## Data supplied
════════════════════

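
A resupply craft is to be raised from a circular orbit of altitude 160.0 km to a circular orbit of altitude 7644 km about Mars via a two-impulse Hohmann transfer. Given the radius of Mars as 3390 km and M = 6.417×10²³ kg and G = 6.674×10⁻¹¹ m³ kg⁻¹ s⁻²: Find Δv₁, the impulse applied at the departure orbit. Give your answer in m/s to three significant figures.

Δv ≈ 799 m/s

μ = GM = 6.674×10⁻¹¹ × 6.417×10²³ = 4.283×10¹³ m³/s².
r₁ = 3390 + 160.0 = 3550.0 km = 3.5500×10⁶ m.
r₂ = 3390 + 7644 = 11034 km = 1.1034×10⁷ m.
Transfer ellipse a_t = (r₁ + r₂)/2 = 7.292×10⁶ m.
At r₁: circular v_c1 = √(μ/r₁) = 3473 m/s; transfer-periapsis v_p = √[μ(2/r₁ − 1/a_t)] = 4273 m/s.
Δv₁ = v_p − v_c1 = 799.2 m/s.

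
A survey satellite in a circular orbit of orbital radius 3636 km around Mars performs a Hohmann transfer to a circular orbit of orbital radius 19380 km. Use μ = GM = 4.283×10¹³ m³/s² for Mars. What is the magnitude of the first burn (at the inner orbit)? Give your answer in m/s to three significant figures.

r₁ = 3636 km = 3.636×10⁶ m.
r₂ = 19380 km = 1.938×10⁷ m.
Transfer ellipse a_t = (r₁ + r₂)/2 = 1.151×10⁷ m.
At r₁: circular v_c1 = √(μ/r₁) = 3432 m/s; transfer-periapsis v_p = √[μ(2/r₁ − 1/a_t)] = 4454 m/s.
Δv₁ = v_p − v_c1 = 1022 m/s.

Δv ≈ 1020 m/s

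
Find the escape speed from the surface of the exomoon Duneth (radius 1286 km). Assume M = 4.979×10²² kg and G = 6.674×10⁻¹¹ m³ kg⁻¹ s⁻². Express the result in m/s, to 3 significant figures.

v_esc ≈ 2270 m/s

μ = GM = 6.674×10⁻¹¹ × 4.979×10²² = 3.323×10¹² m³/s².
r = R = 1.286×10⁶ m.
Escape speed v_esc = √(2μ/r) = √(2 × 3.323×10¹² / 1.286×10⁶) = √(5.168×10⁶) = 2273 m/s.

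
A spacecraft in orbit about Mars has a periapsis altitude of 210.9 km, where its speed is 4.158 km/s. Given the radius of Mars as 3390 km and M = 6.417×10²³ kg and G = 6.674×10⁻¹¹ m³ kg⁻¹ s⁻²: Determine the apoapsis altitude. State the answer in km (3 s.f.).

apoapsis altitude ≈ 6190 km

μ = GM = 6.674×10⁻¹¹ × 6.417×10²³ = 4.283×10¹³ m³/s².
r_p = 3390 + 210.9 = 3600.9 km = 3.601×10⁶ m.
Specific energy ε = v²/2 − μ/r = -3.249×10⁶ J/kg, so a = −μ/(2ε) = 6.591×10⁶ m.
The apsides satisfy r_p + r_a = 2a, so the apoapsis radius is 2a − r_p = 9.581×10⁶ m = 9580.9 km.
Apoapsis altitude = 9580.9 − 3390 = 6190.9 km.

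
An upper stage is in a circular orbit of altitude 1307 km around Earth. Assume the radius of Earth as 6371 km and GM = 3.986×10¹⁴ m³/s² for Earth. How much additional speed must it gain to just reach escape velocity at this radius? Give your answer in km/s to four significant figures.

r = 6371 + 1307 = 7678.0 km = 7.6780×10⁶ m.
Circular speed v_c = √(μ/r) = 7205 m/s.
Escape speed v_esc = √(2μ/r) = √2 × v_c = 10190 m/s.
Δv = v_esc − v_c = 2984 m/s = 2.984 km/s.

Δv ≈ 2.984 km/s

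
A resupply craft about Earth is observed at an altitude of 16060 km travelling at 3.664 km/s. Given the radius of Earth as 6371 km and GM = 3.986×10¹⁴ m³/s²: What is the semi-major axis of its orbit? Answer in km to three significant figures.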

════════════════════

## Description of the task
All the records above must be transcribed without a single change to any word.

## Result of the exercise
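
A resupply craft is to be raised from a circular orbit of altitude 160.0 km to a circular orbit of altitude 7644 km about Mars via a two-impulse Hohmann transfer. Given the radius of Mars as 3390 km and M = 6.417×10²³ kg and G = 6.674×10⁻¹¹ m³ kg⁻¹ s⁻²: Find Δv₁, the impulse applied at the departure orbit. Give your answer in m/s to three significant figures.

Δv ≈ 799 m/s

μ = GM = 6.674×10⁻¹¹ × 6.417×10²³ = 4.283×10¹³ m³/s².
r₁ = 3390 + 160.0 = 3550.0 km = 3.5500×10⁶ m.
r₂ = 3390 + 7644 = 11034 km = 1.1034×10⁷ m.
Transfer ellipse a_t = (r₁ + r₂)/2 = 7.292×10⁶ m.
At r₁: circular v_c1 = √(μ/r₁) = 3473 m/s; transfer-periapsis v_p = √[μ(2/r₁ − 1/a_t)] = 4273 m/s.
Δv₁ = v_p − v_c1 = 799.2 m/s.

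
A survey satellite in a circular orbit of orbital radius 3636 km around Mars performs a Hohmann transfer to a circular orbit of orbital radius 19380 km. Use μ = GM = 4.283×10¹³ m³/s² for Mars. What is the magnitude of the first burn (at the inner orbit)? Give your answer in m/s to three significant figures.

r₁ = 3636 km = 3.636×10⁶ m.
r₂ = 19380 km = 1.938×10⁷ m.
Transfer ellipse a_t = (r₁ + r₂)/2 = 1.151×10⁷ m.
At r₁: circular v_c1 = √(μ/r₁) = 3432 m/s; transfer-periapsis v_p = √[μ(2/r₁ − 1/a_t)] = 4454 m/s.
Δv₁ = v_p − v_c1 = 1022 m/s.

Δv ≈ 1020 m/s

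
Find the escape speed from the surface of the exomoon Duneth (radius 1286 km). Assume M = 4.979×10²² kg and G = 6.674×10⁻¹¹ m³ kg⁻¹ s⁻². Express the result in m/s, to 3 significant figures.

v_esc ≈ 2270 m/s

μ = GM = 6.674×10⁻¹¹ × 4.979×10²² = 3.323×10¹² m³/s².
r = R = 1.286×10⁶ m.
Escape speed v_esc = √(2μ/r) = √(2 × 3.323×10¹² / 1.286×10⁶) = √(5.168×10⁶) = 2273 m/s.

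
A spacecraft in orbit about Mars has a periapsis altitude of 210.9 km, where its speed is 4.158 km/s. Given the radius of Mars as 3390 km and M = 6.417×10²³ kg and G = 6.674×10⁻¹¹ m³ kg⁻¹ s⁻²: Determine the apoapsis altitude. State the answer in km (3 s.f.).

apoapsis altitude ≈ 6190 km

μ = GM = 6.674×10⁻¹¹ × 6.417×10²³ = 4.283×10¹³ m³/s².
r_p = 3390 + 210.9 = 3600.9 km = 3.601×10⁶ m.
Specific energy ε = v²/2 − μ/r = -3.249×10⁶ J/kg, so a = −μ/(2ε) = 6.591×10⁶ m.
The apsides satisfy r_p + r_a = 2a, so the apoapsis radius is 2a − r_p = 9.581×10⁶ m = 9580.9 km.
Apoapsis altitude = 9580.9 − 3390 = 6190.9 km.

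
An upper stage is in a circular orbit of altitude 1307 km around Earth. Assume the radius of Earth as 6371 km and GM = 3.986×10¹⁴ m³/s² for Earth. How much additional speed must it gain to just reach escape velocity at this radius? Give your answer in km/s to four significant figures.

r = 6371 + 1307 = 7678.0 km = 7.6780×10⁶ m.
Circular speed v_c = √(μ/r) = 7205 m/s.
Escape speed v_esc = √(2μ/r) = √2 × v_c = 10190 m/s.
Δv = v_esc − v_c = 2984 m/s = 2.984 km/s.

Δv ≈ 2.984 km/s

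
A resupply craft about Earth is observed at an altitude of 16060 km travelling at 3.664 km/s. Given the radius of Earth as 6371 km and GM = 3.986×10¹⁴ m³/s²: What is the semi-major axis of its orbit? Answer in km to three significant figures.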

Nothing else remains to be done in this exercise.